Look below for the line with "Calculate the glide". Extract that line and each one after it through the last, word for word.

[[ Available data, beginning ]]

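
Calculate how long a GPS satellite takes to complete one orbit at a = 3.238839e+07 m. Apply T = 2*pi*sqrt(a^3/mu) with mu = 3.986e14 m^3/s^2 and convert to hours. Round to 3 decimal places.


Step 1: a^3 / mu = 3.397567e+22 / 3.986e14 = 8.523752e+07
Step 2: sqrt(8.523752e+07) = 9232.4166 s
Step 3: T = 2*pi * 9232.4166 = 58008.98 s
Step 4: T in hours = 58008.98 / 3600 = 16.114 hours

16.114


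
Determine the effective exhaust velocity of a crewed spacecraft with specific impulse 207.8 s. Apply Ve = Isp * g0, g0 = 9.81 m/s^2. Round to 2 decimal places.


Step 1: Ve = Isp * g0 = 207.8 * 9.81
Step 2: Ve = 2038.52 m/s

2038.52


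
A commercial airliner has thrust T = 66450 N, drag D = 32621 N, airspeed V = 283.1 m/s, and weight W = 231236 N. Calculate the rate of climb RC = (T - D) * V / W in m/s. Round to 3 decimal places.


Step 1: Excess thrust = T - D = 66450 - 32621 = 33829 N
Step 2: Excess power = 33829 * 283.1 = 9576989.9 W
Step 3: RC = 9576989.9 / 231236 = 41.417 m/s

41.417


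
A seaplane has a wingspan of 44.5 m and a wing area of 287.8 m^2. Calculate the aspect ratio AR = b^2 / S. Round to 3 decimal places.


Step 1: b^2 = 44.5^2 = 1980.25
Step 2: AR = 1980.25 / 287.8 = 6.881

6.881


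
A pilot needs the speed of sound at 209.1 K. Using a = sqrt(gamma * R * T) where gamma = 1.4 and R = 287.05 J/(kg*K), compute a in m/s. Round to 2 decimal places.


Step 1: gamma * R * T = 1.4 * 287.05 * 209.1 = 84031.017
Step 2: a = sqrt(84031.017) = 289.88 m/s

289.88


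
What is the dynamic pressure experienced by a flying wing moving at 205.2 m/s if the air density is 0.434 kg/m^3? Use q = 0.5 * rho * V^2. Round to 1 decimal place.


Step 1: V^2 = 205.2^2 = 42107.04
Step 2: q = 0.5 * 0.434 * 42107.04
Step 3: q = 9137.2 Pa

9137.2


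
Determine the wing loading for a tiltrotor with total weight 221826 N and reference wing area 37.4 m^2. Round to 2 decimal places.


Step 1: Wing loading = W / S = 221826 / 37.4
Step 2: Wing loading = 5931.18 N/m^2

5931.18


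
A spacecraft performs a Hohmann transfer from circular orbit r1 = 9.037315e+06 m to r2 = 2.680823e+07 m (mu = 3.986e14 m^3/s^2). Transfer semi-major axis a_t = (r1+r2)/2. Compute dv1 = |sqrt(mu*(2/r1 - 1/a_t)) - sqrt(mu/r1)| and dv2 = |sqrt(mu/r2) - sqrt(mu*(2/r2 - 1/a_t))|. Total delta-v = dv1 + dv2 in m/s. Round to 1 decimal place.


Step 1: Transfer semi-major axis a_t = (9.037315e+06 + 2.680823e+07) / 2 = 1.792277e+07 m
Step 2: v1 (circular at r1) = sqrt(mu/r1) = 6641.24 m/s
Step 3: v_t1 = sqrt(mu*(2/r1 - 1/a_t)) = 8122.33 m/s
Step 4: dv1 = |8122.33 - 6641.24| = 1481.09 m/s
Step 5: v2 (circular at r2) = 3855.98 m/s, v_t2 = 2738.12 m/s
Step 6: dv2 = |3855.98 - 2738.12| = 1117.86 m/s
Step 7: Total delta-v = 1481.09 + 1117.86 = 2599.0 m/s

2599.0


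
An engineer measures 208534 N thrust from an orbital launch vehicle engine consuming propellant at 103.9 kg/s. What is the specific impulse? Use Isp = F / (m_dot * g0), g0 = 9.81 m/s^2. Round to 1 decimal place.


Step 1: m_dot * g0 = 103.9 * 9.81 = 1019.26
Step 2: Isp = 208534 / 1019.26 = 204.6 s

204.6


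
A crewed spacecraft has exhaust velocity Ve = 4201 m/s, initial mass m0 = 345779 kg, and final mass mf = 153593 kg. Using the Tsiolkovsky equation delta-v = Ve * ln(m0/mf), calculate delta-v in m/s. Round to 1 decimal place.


Step 1: Mass ratio m0/mf = 345779 / 153593 = 2.251268
Step 2: ln(2.251268) = 0.811494
Step 3: delta-v = 4201 * 0.811494 = 3409.1 m/s

3409.1


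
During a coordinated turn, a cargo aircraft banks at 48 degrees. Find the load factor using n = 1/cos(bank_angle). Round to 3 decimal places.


Step 1: Convert 48 degrees to radians = 0.837758
Step 2: cos(48 deg) = 0.669131
Step 3: n = 1 / 0.669131 = 1.494

1.494


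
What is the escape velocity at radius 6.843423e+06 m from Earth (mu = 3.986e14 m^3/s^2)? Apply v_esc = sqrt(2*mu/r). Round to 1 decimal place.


Step 1: 2*mu/r = 2 * 3.986e14 / 6.843423e+06 = 116491410.8042
Step 2: v_esc = sqrt(116491410.8042) = 10793.1 m/s

10793.1


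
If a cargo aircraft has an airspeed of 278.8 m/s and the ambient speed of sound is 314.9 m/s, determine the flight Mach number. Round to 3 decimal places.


Step 1: M = V / a = 278.8 / 314.9
Step 2: M = 0.885

0.885


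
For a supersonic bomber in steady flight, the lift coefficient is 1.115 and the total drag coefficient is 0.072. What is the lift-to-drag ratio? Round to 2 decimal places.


Step 1: L/D = CL / CD = 1.115 / 0.072
Step 2: L/D = 15.49

15.49


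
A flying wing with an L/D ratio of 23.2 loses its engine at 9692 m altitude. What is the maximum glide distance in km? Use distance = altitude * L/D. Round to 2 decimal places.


Step 1: Glide distance = altitude * L/D = 9692 * 23.2 = 224854.4 m
Step 2: Convert to km: 224854.4 / 1000 = 224.85 km

224.85


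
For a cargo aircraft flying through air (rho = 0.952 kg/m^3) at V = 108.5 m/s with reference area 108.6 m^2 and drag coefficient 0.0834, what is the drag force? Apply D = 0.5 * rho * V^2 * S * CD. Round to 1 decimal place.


Step 1: Dynamic pressure q = 0.5 * 0.952 * 108.5^2 = 5603.591 Pa
Step 2: Drag D = q * S * CD = 5603.591 * 108.6 * 0.0834
Step 3: D = 50753.1 N

50753.1


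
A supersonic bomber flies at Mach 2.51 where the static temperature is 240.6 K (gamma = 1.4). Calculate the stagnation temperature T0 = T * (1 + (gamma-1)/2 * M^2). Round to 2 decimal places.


Step 1: (gamma-1)/2 = 0.2
Step 2: M^2 = 6.3001
Step 3: 1 + 0.2 * 6.3001 = 2.26002
Step 4: T0 = 240.6 * 2.26002 = 543.76 K

543.76


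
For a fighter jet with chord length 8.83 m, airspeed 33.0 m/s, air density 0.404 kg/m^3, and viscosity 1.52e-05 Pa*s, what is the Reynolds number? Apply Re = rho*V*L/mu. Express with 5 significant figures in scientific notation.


Step 1: Numerator = rho * V * L = 0.404 * 33.0 * 8.83 = 117.72156
Step 2: Re = 117.72156 / 1.52e-05
Step 3: Re = 7.7448e+06

7.7448e+06


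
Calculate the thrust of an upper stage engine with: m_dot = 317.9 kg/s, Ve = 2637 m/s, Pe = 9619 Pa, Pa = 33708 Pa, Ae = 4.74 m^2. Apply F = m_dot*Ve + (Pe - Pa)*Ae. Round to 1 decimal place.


Step 1: Momentum thrust = m_dot * Ve = 317.9 * 2637 = 838302.3 N
Step 2: Pressure thrust = (Pe - Pa) * Ae = (9619 - 33708) * 4.74 = -114181.86 N
Step 3: Total thrust F = 838302.3 + -114181.86 = 724120.4 N

724120.4


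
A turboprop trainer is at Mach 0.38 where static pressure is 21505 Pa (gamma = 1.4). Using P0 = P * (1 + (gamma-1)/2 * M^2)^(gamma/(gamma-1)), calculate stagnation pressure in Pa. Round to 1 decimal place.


Step 1: (gamma-1)/2 * M^2 = 0.2 * 0.1444 = 0.02888
Step 2: 1 + 0.02888 = 1.02888
Step 3: Exponent gamma/(gamma-1) = 3.5
Step 4: P0 = 21505 * 1.02888^3.5 = 23758.3 Pa

23758.3


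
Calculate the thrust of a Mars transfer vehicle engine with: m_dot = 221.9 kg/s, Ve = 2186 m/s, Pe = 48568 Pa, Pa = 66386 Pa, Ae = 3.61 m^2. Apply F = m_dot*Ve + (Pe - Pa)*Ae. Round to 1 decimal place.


Step 1: Momentum thrust = m_dot * Ve = 221.9 * 2186 = 485073.4 N
Step 2: Pressure thrust = (Pe - Pa) * Ae = (48568 - 66386) * 3.61 = -64322.98 N
Step 3: Total thrust F = 485073.4 + -64322.98 = 420750.4 N

420750.4


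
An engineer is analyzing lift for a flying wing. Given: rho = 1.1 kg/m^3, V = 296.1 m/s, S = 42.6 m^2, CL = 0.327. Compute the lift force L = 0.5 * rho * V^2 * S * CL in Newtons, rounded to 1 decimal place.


Step 1: Calculate dynamic pressure q = 0.5 * 1.1 * 296.1^2 = 0.5 * 1.1 * 87675.21 = 48221.3655 Pa
Step 2: Multiply by wing area and lift coefficient: L = 48221.3655 * 42.6 * 0.327
Step 3: L = 2054230.1703 * 0.327 = 671733.3 N

671733.3


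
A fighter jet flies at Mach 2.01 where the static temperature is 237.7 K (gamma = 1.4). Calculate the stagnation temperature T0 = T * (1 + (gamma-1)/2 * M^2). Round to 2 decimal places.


Step 1: (gamma-1)/2 = 0.2
Step 2: M^2 = 4.0401
Step 3: 1 + 0.2 * 4.0401 = 1.80802
Step 4: T0 = 237.7 * 1.80802 = 429.77 K

429.77


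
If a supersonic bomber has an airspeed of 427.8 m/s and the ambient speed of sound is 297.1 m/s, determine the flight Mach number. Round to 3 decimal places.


Step 1: M = V / a = 427.8 / 297.1
Step 2: M = 1.440

1.440


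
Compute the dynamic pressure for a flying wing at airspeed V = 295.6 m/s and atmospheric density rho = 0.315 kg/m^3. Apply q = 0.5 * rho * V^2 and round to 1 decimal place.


Step 1: V^2 = 295.6^2 = 87379.36
Step 2: q = 0.5 * 0.315 * 87379.36
Step 3: q = 13762.2 Pa

13762.2


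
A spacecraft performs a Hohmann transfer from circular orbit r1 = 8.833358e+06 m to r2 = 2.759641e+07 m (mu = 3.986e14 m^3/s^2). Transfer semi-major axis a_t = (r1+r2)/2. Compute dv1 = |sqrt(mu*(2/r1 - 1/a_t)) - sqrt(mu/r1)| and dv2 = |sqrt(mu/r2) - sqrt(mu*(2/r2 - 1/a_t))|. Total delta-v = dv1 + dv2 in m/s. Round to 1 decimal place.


Step 1: Transfer semi-major axis a_t = (8.833358e+06 + 2.759641e+07) / 2 = 1.821488e+07 m
Step 2: v1 (circular at r1) = sqrt(mu/r1) = 6717.47 m/s
Step 3: v_t1 = sqrt(mu*(2/r1 - 1/a_t)) = 8268.35 m/s
Step 4: dv1 = |8268.35 - 6717.47| = 1550.88 m/s
Step 5: v2 (circular at r2) = 3800.51 m/s, v_t2 = 2646.62 m/s
Step 6: dv2 = |3800.51 - 2646.62| = 1153.89 m/s
Step 7: Total delta-v = 1550.88 + 1153.89 = 2704.8 m/s

2704.8


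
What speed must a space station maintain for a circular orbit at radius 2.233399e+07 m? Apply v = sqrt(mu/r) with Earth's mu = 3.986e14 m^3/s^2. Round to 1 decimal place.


Step 1: mu / r = 3.986e14 / 2.233399e+07 = 17847236.432
Step 2: v = sqrt(17847236.432) = 4224.6 m/s

4224.6


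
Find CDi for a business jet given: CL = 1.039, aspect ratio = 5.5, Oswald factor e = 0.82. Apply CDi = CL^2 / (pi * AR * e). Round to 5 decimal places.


Step 1: CL^2 = 1.039^2 = 1.079521
Step 2: pi * AR * e = 3.14159 * 5.5 * 0.82 = 14.168583
Step 3: CDi = 1.079521 / 14.168583 = 0.07619

0.07619


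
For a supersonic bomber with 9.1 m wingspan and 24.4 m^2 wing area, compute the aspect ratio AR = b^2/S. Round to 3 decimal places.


Step 1: b^2 = 9.1^2 = 82.81
Step 2: AR = 82.81 / 24.4 = 3.394

3.394


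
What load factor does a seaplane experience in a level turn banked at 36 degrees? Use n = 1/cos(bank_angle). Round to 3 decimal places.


Step 1: Convert 36 degrees to radians = 0.628319
Step 2: cos(36 deg) = 0.809017
Step 3: n = 1 / 0.809017 = 1.236

1.236


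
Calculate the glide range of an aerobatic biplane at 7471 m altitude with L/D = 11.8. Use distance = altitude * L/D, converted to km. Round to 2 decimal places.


Step 1: Glide distance = altitude * L/D = 7471 * 11.8 = 88157.8 m
Step 2: Convert to km: 88157.8 / 1000 = 88.16 km

88.16


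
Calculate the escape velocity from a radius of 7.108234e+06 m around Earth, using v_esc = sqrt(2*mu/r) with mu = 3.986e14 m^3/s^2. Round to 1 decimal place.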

[[ Available data, end ]]

**Answer for the task**
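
Calculate the glide range of an aerobatic biplane at 7471 m altitude with L/D = 11.8. Use distance = altitude * L/D, converted to km. Round to 2 decimal places.


Step 1: Glide distance = altitude * L/D = 7471 * 11.8 = 88157.8 m
Step 2: Convert to km: 88157.8 / 1000 = 88.16 km

88.16


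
Calculate the escape velocity from a radius of 7.108234e+06 m around Earth, using v_esc = sqrt(2*mu/r) with mu = 3.986e14 m^3/s^2. Round to 1 decimal place.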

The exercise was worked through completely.